Lines from the top of the entries through the line that has "q(p(p(0))) → e" must be duplicated exactly, and no others.

§

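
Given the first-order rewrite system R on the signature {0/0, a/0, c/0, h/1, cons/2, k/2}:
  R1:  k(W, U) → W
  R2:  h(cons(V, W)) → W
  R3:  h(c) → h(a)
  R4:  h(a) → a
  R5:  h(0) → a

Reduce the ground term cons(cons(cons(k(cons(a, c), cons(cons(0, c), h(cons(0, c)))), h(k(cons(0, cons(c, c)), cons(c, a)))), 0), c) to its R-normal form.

1. cons(cons(cons(k(cons(a, c), cons(cons(0, c), h(cons(0, c)))), h(k(cons(0, cons(c, c)), cons(c, a)))), 0), c)  →  cons(cons(cons(cons(a, c), h(k(cons(0, cons(c, c)), cons(c, a)))), 0), c)   [R1 at 1.1.1]
2. cons(cons(cons(cons(a, c), h(k(cons(0, cons(c, c)), cons(c, a)))), 0), c)  →  cons(cons(cons(cons(a, c), h(cons(0, cons(c, c)))), 0), c)   [R1 at 1.1.2.1]
3. cons(cons(cons(cons(a, c), h(cons(0, cons(c, c)))), 0), c)  →  cons(cons(cons(cons(a, c), cons(c, c)), 0), c)   [R2 at 1.1.2]

cons(cons(cons(cons(a, c), cons(c, c)), 0), c)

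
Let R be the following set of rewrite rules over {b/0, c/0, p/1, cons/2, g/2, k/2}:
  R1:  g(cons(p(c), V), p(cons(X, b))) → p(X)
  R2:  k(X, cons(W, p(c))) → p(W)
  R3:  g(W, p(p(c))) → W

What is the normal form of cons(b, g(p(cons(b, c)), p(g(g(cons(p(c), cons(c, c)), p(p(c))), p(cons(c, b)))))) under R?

cons(b, p(cons(b, c)))

1. cons(b, g(p(cons(b, c)), p(g(g(cons(p(c), cons(c, c)), p(p(c))), p(cons(c, b))))))  →  cons(b, g(p(cons(b, c)), p(g(cons(p(c), cons(c, c)), p(cons(c, b))))))   [R3 at 2.2.1.1]
2. cons(b, g(p(cons(b, c)), p(g(cons(p(c), cons(c, c)), p(cons(c, b))))))  →  cons(b, g(p(cons(b, c)), p(p(c))))   [R1 at 2.2.1]
3. cons(b, g(p(cons(b, c)), p(p(c))))  →  cons(b, p(cons(b, c)))   [R3 at 2]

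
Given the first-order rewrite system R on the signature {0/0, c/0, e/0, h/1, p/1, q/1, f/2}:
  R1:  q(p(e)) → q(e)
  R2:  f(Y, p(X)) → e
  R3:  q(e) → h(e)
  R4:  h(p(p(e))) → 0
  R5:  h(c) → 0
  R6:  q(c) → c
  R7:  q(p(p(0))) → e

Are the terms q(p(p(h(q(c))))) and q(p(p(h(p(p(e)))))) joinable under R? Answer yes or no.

Reduce t₁ = q(p(p(h(q(c))))):
1. q(p(p(h(q(c)))))  →  q(p(p(h(c))))   [R6 at 1.1.1.1]
2. q(p(p(h(c))))  →  q(p(p(0)))   [R5 at 1.1.1]
3. q(p(p(0)))  →  e   [R7 at ε]

Reduce t₂ = q(p(p(h(p(p(e)))))):
1. q(p(p(h(p(p(e))))))  →  q(p(p(0)))   [R4 at 1.1.1]
2. q(p(p(0)))  →  e   [R7 at ε]

yes — NF(t₁) = e, NF(t₂) = e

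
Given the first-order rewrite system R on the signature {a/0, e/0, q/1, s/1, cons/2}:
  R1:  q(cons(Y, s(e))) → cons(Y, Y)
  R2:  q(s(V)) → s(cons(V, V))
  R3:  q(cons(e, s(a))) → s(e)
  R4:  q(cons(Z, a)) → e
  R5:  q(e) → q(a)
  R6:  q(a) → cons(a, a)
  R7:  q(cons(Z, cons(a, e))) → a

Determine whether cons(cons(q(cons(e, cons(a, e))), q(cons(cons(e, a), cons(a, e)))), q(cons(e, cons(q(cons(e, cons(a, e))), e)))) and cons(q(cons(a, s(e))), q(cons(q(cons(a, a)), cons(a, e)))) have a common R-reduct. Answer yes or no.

Reduce t₁ = cons(cons(q(cons(e, cons(a, e))), q(cons(cons(e, a), cons(a, e)))), q(cons(e, cons(q(cons(e, cons(a, e))), e)))):
1. cons(cons(q(cons(e, cons(a, e))), q(cons(cons(e, a), cons(a, e)))), q(cons(e, cons(q(cons(e, cons(a, e))), e))))  →  cons(cons(a, q(cons(cons(e, a), cons(a, e)))), q(cons(e, cons(q(cons(e, cons(a, e))), e))))   [R7 at 1.1]
2. cons(cons(a, q(cons(cons(e, a), cons(a, e)))), q(cons(e, cons(q(cons(e, cons(a, e))), e))))  →  cons(cons(a, a), q(cons(e, cons(q(cons(e, cons(a, e))), e))))   [R7 at 1.2]
3. cons(cons(a, a), q(cons(e, cons(q(cons(e, cons(a, e))), e))))  →  cons(cons(a, a), q(cons(e, cons(a, e))))   [R7 at 2.1.2.1]
4. cons(cons(a, a), q(cons(e, cons(a, e))))  →  cons(cons(a, a), a)   [R7 at 2]

Reduce t₂ = cons(q(cons(a, s(e))), q(cons(q(cons(a, a)), cons(a, e)))):
1. cons(q(cons(a, s(e))), q(cons(q(cons(a, a)), cons(a, e))))  →  cons(cons(a, a), q(cons(q(cons(a, a)), cons(a, e))))   [R1 at 1]
2. cons(cons(a, a), q(cons(q(cons(a, a)), cons(a, e))))  →  cons(cons(a, a), a)   [R7 at 2]

yes — NF(t₁) = cons(cons(a, a), a), NF(t₂) = cons(cons(a, a), a)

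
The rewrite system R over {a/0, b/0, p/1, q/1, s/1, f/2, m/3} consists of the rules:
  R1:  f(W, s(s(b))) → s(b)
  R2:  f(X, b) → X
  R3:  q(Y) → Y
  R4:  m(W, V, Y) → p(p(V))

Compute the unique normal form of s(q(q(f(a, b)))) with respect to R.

1. s(q(q(f(a, b))))  →  s(q(f(a, b)))   [R3 at 1]
2. s(q(f(a, b)))  →  s(f(a, b))   [R3 at 1]
3. s(f(a, b))  →  s(a)   [R2 at 1]

s(a)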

§

Exercise answer:
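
Given the first-order rewrite system R on the signature {0/0, a/0, c/0, h/1, cons/2, k/2}:
  R1:  k(W, U) → W
  R2:  h(cons(V, W)) → W
  R3:  h(c) → h(a)
  R4:  h(a) → a
  R5:  h(0) → a

Reduce the ground term cons(cons(cons(k(cons(a, c), cons(cons(0, c), h(cons(0, c)))), h(k(cons(0, cons(c, c)), cons(c, a)))), 0), c) to its R-normal form.

1. cons(cons(cons(k(cons(a, c), cons(cons(0, c), h(cons(0, c)))), h(k(cons(0, cons(c, c)), cons(c, a)))), 0), c)  →  cons(cons(cons(cons(a, c), h(k(cons(0, cons(c, c)), cons(c, a)))), 0), c)   [R1 at 1.1.1]
2. cons(cons(cons(cons(a, c), h(k(cons(0, cons(c, c)), cons(c, a)))), 0), c)  →  cons(cons(cons(cons(a, c), h(cons(0, cons(c, c)))), 0), c)   [R1 at 1.1.2.1]
3. cons(cons(cons(cons(a, c), h(cons(0, cons(c, c)))), 0), c)  →  cons(cons(cons(cons(a, c), cons(c, c)), 0), c)   [R2 at 1.1.2]

cons(cons(cons(cons(a, c), cons(c, c)), 0), c)

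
Let R be the following set of rewrite rules over {b/0, c/0, p/1, cons/2, g/2, k/2}:
  R1:  g(cons(p(c), V), p(cons(X, b))) → p(X)
  R2:  k(X, cons(W, p(c))) → p(W)
  R3:  g(W, p(p(c))) → W

What is the normal form of cons(b, g(p(cons(b, c)), p(g(g(cons(p(c), cons(c, c)), p(p(c))), p(cons(c, b)))))) under R?

cons(b, p(cons(b, c)))

1. cons(b, g(p(cons(b, c)), p(g(g(cons(p(c), cons(c, c)), p(p(c))), p(cons(c, b))))))  →  cons(b, g(p(cons(b, c)), p(g(cons(p(c), cons(c, c)), p(cons(c, b))))))   [R3 at 2.2.1.1]
2. cons(b, g(p(cons(b, c)), p(g(cons(p(c), cons(c, c)), p(cons(c, b))))))  →  cons(b, g(p(cons(b, c)), p(p(c))))   [R1 at 2.2.1]
3. cons(b, g(p(cons(b, c)), p(p(c))))  →  cons(b, p(cons(b, c)))   [R3 at 2]

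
Given the first-order rewrite system R on the signature {0/0, c/0, e/0, h/1, p/1, q/1, f/2}:
  R1:  q(p(e)) → q(e)
  R2:  f(Y, p(X)) → e
  R3:  q(e) → h(e)
  R4:  h(p(p(e))) → 0
  R5:  h(c) → 0
  R6:  q(c) → c
  R7:  q(p(p(0))) → e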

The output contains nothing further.